Task directions:
Nothing may be dropped. Retype the whole listing exactly.

Records for this task:

= Beginning of Section =

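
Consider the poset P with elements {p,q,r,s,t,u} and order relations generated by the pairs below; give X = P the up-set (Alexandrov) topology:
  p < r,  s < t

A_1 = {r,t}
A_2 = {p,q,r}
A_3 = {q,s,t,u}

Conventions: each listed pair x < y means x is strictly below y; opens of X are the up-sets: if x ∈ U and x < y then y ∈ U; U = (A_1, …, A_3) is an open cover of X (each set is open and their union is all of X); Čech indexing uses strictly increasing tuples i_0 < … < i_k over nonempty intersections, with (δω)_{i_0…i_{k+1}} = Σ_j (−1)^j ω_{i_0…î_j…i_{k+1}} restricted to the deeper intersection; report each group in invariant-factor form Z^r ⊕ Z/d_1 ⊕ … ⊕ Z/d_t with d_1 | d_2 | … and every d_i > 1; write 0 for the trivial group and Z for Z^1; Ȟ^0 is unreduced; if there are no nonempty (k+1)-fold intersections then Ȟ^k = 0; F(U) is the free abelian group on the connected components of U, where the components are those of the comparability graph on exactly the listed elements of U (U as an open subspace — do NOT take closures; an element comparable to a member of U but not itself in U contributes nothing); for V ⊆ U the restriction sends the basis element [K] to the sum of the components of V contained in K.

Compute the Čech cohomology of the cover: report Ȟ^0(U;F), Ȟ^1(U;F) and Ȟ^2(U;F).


nonempty intersections:
  A12={r} A13={t} A23={q}
components per intersection:
  A1: {r} {t}
  A2: {p,r} {q}
  A3: {q} {s,t} {u}
  A12: {r}
  A13: {t}
  A23: {q}
C dims 7,3; δ0: rk 3, SNF 1^3
Ȟ^0: (7−3)−0=4 ⇒ Z^4
Ȟ^1: (3−0)−3=0 ⇒ 0
Ȟ^2: (0−0)−0=0 ⇒ 0

Ȟ^0 = Z^4, Ȟ^1 = 0 and Ȟ^2 = 0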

= End of Section =

Expected answer:
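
Consider the poset P with elements {p,q,r,s,t,u} and order relations generated by the pairs below; give X = P the up-set (Alexandrov) topology:
  p < r,  s < t

A_1 = {r,t}
A_2 = {p,q,r}
A_3 = {q,s,t,u}

Conventions: each listed pair x < y means x is strictly below y; opens of X are the up-sets: if x ∈ U and x < y then y ∈ U; U = (A_1, …, A_3) is an open cover of X (each set is open and their union is all of X); Čech indexing uses strictly increasing tuples i_0 < … < i_k over nonempty intersections, with (δω)_{i_0…i_{k+1}} = Σ_j (−1)^j ω_{i_0…î_j…i_{k+1}} restricted to the deeper intersection; report each group in invariant-factor form Z^r ⊕ Z/d_1 ⊕ … ⊕ Z/d_t with d_1 | d_2 | … and every d_i > 1; write 0 for the trivial group and Z for Z^1; Ȟ^0 is unreduced; if there are no nonempty (k+1)-fold intersections then Ȟ^k = 0; F(U) is the free abelian group on the connected components of U, where the components are those of the comparability graph on exactly the listed elements of U (U as an open subspace — do NOT take closures; an element comparable to a member of U but not itself in U contributes nothing); for V ⊆ U the restriction sends the basis element [K] to the sum of the components of V contained in K.

Compute the Čech cohomology of the cover: report Ȟ^0(U;F), Ȟ^1(U;F) and Ȟ^2(U;F).


nonempty intersections:
  A12={r} A13={t} A23={q}
components per intersection:
  A1: {r} {t}
  A2: {p,r} {q}
  A3: {q} {s,t} {u}
  A12: {r}
  A13: {t}
  A23: {q}
C dims 7,3; δ0: rk 3, SNF 1^3
Ȟ^0: (7−3)−0=4 ⇒ Z^4
Ȟ^1: (3−0)−3=0 ⇒ 0
Ȟ^2: (0−0)−0=0 ⇒ 0

Ȟ^0 = Z^4, Ȟ^1 = 0 and Ȟ^2 = 0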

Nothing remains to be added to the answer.